Start of Extracted data

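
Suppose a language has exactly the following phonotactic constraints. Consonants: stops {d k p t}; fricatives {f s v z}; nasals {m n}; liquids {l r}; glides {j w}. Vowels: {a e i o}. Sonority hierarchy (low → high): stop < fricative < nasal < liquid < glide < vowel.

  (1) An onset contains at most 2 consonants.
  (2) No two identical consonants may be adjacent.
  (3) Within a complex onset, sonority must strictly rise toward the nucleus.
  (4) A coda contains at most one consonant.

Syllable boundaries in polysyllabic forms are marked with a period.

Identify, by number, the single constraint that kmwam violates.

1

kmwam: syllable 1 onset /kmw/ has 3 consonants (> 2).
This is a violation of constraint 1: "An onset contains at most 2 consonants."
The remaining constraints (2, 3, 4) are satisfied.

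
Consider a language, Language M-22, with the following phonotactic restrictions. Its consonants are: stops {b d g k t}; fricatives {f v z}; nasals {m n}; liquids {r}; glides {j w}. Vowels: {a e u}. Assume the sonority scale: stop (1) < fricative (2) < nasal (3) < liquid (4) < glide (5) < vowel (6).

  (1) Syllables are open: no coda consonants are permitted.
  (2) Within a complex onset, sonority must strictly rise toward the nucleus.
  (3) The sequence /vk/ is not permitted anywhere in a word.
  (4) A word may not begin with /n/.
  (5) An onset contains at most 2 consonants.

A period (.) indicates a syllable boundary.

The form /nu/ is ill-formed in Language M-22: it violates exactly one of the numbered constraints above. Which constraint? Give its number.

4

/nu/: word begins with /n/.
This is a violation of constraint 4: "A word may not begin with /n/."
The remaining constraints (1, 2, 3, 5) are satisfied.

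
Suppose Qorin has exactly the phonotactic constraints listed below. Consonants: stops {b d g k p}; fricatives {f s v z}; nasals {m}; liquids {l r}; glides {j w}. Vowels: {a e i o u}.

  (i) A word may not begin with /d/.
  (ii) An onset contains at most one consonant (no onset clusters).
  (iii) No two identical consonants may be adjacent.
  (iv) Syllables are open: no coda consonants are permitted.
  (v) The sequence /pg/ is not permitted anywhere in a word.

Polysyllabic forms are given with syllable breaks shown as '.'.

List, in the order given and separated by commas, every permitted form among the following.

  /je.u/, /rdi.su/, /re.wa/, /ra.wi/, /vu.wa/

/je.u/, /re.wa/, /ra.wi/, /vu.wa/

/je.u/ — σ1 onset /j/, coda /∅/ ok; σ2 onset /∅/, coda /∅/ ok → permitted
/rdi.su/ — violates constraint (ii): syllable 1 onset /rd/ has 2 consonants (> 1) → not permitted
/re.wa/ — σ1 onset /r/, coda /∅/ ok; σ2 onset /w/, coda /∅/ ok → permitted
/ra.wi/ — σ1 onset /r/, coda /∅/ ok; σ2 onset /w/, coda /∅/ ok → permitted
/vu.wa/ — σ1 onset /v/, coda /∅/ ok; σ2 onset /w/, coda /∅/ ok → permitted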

End of Extracted data

**Problem:** Please copy the lines above from the line with "(ii) An onset" up to and including the line with "Polysyllabic forms are given", exactly as written and with nothing else.

**Solution below:**
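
  (ii) An onset contains at most one consonant (no onset clusters).
  (iii) No two identical consonants may be adjacent.
  (iv) Syllables are open: no coda consonants are permitted.
  (v) The sequence /pg/ is not permitted anywhere in a word.

Polysyllabic forms are given with syllable breaks shown as '.'.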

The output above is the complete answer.